What you have to do ▸ Each line of the listing below containing the word "office" should be returned.

▬▬▬▬▬▬▬▬▬▬

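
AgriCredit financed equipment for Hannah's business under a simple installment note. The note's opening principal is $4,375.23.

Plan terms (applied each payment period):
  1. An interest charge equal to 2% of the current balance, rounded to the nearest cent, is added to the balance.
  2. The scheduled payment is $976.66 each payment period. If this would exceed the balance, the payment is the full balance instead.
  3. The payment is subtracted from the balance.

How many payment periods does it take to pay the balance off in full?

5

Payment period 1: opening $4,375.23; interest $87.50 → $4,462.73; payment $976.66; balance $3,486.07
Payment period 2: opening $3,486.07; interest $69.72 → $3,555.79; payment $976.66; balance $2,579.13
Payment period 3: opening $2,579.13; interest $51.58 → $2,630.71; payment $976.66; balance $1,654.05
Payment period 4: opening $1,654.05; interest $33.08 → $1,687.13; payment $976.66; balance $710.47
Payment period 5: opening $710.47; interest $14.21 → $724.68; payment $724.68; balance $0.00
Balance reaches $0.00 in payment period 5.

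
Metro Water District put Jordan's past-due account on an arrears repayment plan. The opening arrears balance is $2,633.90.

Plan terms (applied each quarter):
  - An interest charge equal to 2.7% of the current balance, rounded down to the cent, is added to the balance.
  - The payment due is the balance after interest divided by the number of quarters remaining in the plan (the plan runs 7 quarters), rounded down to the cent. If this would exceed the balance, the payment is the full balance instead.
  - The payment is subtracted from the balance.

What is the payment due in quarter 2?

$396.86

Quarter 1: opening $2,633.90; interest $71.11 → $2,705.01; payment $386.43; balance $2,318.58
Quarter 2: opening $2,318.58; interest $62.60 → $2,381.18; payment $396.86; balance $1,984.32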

▬▬▬▬▬▬▬▬▬▬

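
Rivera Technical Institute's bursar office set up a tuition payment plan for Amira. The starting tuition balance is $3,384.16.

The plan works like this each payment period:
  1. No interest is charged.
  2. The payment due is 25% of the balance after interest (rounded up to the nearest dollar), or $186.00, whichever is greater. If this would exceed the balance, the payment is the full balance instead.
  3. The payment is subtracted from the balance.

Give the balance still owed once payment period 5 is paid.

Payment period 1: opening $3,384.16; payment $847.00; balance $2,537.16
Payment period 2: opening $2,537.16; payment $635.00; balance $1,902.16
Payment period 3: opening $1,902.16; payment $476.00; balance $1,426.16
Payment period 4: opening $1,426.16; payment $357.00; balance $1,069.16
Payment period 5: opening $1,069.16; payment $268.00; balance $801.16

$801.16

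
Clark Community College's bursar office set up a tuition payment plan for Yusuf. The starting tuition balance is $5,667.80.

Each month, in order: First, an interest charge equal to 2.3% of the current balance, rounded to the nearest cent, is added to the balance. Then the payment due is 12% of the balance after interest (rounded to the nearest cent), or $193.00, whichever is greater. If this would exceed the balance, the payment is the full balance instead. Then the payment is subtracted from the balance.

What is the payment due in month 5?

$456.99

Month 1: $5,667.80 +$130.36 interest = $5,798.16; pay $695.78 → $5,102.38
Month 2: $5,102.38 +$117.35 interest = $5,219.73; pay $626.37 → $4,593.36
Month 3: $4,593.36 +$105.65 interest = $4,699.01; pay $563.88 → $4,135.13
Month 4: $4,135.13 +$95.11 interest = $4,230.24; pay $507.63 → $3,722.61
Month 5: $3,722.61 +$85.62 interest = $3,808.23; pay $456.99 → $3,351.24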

▬▬▬▬▬▬▬▬▬▬

Output of the exercise ▸
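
Rivera Technical Institute's bursar office set up a tuition payment plan for Amira. The starting tuition balance is $3,384.16.
Clark Community College's bursar office set up a tuition payment plan for Yusuf. The starting tuition balance is $5,667.80.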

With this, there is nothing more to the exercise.